In the listing below, the lines starting with the line with "Let n(J) = -13*J**2." and going on through the line with "Answer: -36554" are to be reproduced exactly, and only those.

#### [RECORDS SHOWN]

'''

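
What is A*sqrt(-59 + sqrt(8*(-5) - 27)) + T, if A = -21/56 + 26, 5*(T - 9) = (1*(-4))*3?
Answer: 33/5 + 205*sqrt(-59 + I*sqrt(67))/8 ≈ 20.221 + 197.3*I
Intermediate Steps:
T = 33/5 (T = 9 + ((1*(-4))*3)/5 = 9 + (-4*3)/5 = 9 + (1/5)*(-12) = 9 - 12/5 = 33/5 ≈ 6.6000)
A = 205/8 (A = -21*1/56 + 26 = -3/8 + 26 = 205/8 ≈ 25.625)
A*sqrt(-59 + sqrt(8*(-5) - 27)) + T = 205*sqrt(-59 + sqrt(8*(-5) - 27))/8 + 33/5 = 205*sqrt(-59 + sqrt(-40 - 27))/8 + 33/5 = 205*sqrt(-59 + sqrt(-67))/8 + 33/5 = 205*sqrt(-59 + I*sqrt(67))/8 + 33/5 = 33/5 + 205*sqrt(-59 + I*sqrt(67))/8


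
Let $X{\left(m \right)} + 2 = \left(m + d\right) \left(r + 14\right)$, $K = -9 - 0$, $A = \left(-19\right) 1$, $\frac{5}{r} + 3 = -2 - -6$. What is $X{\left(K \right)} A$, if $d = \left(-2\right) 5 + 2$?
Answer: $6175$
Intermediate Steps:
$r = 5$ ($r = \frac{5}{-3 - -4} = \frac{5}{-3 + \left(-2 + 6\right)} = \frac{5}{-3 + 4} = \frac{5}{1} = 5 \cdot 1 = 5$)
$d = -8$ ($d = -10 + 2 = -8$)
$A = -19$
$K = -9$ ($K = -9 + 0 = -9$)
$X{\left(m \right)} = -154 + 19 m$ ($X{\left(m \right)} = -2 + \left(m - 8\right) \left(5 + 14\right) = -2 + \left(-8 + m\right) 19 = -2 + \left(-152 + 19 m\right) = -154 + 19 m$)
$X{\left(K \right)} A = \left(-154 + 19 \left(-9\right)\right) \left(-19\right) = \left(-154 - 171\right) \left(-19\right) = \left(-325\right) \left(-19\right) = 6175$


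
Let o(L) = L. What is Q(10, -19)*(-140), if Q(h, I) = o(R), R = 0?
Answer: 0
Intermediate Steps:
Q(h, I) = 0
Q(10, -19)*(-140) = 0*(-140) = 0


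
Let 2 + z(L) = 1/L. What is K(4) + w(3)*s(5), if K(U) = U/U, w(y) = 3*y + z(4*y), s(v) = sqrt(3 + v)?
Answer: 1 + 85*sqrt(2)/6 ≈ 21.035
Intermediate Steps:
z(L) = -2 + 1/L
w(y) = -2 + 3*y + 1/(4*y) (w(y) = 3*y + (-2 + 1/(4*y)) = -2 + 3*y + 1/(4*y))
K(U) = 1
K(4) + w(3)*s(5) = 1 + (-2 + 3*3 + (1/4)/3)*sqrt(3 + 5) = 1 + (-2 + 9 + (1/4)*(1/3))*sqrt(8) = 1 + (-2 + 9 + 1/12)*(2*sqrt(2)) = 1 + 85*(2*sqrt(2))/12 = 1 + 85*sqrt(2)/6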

'''
'''

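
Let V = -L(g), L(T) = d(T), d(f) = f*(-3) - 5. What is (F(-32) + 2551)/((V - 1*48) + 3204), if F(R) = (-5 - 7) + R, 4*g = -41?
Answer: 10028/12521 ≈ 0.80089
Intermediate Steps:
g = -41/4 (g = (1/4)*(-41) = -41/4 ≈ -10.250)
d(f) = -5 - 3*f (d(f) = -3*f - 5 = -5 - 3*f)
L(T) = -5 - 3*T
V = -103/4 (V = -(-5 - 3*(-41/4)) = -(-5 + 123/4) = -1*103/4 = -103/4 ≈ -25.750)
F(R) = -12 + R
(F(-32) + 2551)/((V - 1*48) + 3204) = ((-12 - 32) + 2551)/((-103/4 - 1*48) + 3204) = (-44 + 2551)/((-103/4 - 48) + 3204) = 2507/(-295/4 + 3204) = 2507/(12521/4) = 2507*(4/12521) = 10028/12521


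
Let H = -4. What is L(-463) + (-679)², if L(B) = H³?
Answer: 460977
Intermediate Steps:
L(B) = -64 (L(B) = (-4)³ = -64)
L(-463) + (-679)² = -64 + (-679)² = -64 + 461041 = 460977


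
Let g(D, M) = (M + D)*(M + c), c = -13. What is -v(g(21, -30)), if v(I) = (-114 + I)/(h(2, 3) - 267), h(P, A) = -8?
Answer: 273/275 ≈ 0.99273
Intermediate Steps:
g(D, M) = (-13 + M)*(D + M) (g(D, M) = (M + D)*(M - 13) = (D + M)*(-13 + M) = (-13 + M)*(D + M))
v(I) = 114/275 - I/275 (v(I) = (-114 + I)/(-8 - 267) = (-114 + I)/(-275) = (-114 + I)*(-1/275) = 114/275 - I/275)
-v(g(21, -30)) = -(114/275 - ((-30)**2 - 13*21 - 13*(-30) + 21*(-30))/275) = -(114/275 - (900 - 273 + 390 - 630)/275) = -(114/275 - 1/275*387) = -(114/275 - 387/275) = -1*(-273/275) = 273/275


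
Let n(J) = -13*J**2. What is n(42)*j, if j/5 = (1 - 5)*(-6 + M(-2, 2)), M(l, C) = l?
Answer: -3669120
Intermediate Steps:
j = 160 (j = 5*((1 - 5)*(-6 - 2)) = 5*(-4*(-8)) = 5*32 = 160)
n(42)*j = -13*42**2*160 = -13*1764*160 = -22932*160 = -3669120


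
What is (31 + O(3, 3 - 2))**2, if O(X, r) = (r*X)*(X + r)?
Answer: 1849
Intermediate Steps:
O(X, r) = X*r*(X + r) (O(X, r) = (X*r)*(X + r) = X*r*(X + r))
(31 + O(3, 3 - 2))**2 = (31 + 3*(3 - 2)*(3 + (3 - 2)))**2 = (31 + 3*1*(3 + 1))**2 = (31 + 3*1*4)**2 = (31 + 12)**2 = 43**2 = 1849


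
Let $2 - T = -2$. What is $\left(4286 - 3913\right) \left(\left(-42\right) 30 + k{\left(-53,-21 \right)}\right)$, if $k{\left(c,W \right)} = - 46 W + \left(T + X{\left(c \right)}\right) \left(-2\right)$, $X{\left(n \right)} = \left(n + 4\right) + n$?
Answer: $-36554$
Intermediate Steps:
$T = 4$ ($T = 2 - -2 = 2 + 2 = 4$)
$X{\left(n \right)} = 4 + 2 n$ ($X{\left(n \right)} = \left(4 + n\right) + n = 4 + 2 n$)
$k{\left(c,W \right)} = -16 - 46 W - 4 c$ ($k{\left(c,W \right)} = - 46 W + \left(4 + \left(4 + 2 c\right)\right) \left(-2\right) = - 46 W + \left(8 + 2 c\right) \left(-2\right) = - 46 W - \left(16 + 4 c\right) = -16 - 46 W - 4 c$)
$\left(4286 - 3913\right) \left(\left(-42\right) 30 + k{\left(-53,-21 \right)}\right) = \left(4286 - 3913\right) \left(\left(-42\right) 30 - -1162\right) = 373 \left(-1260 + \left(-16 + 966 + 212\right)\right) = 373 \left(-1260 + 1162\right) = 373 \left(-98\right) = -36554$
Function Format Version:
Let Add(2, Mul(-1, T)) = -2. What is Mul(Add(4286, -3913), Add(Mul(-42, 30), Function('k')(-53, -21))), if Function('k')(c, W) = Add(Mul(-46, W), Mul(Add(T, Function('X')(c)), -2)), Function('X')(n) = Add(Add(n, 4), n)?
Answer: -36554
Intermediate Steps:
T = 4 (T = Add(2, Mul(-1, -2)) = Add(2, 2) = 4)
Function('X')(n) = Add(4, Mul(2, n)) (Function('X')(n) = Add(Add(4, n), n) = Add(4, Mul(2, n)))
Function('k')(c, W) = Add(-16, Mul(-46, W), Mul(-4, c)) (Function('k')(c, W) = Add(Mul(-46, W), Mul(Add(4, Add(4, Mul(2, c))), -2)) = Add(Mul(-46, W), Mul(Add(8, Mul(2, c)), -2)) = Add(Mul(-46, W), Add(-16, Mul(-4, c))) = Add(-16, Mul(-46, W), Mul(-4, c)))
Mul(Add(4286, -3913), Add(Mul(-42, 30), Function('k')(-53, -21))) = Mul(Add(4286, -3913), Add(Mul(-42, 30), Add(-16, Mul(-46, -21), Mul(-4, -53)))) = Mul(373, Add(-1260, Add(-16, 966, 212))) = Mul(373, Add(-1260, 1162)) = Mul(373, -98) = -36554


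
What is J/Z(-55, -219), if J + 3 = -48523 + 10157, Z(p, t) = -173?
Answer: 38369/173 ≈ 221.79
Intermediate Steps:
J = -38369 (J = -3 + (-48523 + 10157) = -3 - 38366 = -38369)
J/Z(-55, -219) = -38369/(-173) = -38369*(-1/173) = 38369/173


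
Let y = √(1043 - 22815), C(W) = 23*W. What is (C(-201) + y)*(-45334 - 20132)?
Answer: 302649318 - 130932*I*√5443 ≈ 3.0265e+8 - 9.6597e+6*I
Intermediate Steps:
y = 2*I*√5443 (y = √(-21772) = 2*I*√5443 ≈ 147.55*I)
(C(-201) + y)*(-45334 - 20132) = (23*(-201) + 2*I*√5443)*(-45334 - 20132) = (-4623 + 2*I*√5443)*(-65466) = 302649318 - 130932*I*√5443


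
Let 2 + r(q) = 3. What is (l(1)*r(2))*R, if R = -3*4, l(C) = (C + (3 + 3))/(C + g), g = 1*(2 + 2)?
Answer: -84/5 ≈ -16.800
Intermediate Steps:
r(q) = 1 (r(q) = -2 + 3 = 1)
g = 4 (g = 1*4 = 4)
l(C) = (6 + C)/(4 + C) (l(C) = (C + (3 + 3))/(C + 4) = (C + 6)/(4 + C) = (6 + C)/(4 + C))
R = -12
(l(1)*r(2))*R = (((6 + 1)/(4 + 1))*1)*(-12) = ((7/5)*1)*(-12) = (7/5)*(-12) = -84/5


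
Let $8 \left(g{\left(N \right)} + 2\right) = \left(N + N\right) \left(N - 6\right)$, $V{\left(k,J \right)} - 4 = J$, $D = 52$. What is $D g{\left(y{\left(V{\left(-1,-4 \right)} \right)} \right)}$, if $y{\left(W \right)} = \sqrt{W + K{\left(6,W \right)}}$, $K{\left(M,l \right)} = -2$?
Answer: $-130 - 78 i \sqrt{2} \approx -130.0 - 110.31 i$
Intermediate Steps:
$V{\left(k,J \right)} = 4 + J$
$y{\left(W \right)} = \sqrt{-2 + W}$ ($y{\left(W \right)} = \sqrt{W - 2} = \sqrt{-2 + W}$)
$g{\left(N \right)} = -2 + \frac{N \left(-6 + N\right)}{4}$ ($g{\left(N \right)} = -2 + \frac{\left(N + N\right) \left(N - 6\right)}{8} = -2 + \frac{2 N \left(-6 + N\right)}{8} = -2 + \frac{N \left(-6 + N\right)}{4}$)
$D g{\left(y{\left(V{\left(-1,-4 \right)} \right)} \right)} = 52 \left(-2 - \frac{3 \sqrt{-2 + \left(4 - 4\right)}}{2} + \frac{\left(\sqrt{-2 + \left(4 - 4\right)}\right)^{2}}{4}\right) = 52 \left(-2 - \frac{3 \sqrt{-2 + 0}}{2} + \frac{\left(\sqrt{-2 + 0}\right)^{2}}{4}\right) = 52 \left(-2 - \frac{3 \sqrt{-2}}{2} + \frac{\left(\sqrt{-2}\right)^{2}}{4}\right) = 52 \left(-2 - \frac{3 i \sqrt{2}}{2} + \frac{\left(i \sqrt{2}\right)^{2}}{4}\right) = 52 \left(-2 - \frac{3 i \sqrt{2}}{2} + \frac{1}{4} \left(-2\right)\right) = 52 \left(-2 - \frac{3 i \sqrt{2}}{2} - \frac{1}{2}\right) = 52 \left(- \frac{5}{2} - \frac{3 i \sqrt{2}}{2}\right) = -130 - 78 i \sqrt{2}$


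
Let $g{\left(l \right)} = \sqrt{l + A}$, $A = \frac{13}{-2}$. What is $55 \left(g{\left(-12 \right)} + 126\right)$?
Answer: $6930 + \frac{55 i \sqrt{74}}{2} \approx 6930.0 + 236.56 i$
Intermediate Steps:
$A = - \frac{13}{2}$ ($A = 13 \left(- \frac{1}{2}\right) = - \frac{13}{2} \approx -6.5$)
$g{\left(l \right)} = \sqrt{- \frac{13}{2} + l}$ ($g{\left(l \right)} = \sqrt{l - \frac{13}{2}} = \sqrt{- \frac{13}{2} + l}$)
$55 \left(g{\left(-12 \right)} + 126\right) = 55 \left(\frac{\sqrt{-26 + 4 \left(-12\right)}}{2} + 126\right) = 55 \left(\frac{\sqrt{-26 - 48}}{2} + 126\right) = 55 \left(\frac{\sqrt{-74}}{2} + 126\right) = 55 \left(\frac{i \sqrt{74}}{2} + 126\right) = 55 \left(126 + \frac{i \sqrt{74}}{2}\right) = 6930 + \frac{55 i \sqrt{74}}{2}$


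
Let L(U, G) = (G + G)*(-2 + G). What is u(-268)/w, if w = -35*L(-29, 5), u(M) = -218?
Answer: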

'''

#### [ANSWER FOR THIS EXERCISE]
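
Let n(J) = -13*J**2. What is n(42)*j, if j/5 = (1 - 5)*(-6 + M(-2, 2)), M(l, C) = l?
Answer: -3669120
Intermediate Steps:
j = 160 (j = 5*((1 - 5)*(-6 - 2)) = 5*(-4*(-8)) = 5*32 = 160)
n(42)*j = -13*42**2*160 = -13*1764*160 = -22932*160 = -3669120


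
What is (31 + O(3, 3 - 2))**2, if O(X, r) = (r*X)*(X + r)?
Answer: 1849
Intermediate Steps:
O(X, r) = X*r*(X + r) (O(X, r) = (X*r)*(X + r) = X*r*(X + r))
(31 + O(3, 3 - 2))**2 = (31 + 3*(3 - 2)*(3 + (3 - 2)))**2 = (31 + 3*1*(3 + 1))**2 = (31 + 3*1*4)**2 = (31 + 12)**2 = 43**2 = 1849


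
Let $2 - T = -2$. What is $\left(4286 - 3913\right) \left(\left(-42\right) 30 + k{\left(-53,-21 \right)}\right)$, if $k{\left(c,W \right)} = - 46 W + \left(T + X{\left(c \right)}\right) \left(-2\right)$, $X{\left(n \right)} = \left(n + 4\right) + n$?
Answer: $-36554$
Intermediate Steps:
$T = 4$ ($T = 2 - -2 = 2 + 2 = 4$)
$X{\left(n \right)} = 4 + 2 n$ ($X{\left(n \right)} = \left(4 + n\right) + n = 4 + 2 n$)
$k{\left(c,W \right)} = -16 - 46 W - 4 c$ ($k{\left(c,W \right)} = - 46 W + \left(4 + \left(4 + 2 c\right)\right) \left(-2\right) = - 46 W + \left(8 + 2 c\right) \left(-2\right) = - 46 W - \left(16 + 4 c\right) = -16 - 46 W - 4 c$)
$\left(4286 - 3913\right) \left(\left(-42\right) 30 + k{\left(-53,-21 \right)}\right) = \left(4286 - 3913\right) \left(\left(-42\right) 30 - -1162\right) = 373 \left(-1260 + \left(-16 + 966 + 212\right)\right) = 373 \left(-1260 + 1162\right) = 373 \left(-98\right) = -36554$
Function Format Version:
Let Add(2, Mul(-1, T)) = -2. What is Mul(Add(4286, -3913), Add(Mul(-42, 30), Function('k')(-53, -21))), if Function('k')(c, W) = Add(Mul(-46, W), Mul(Add(T, Function('X')(c)), -2)), Function('X')(n) = Add(Add(n, 4), n)?
Answer: -36554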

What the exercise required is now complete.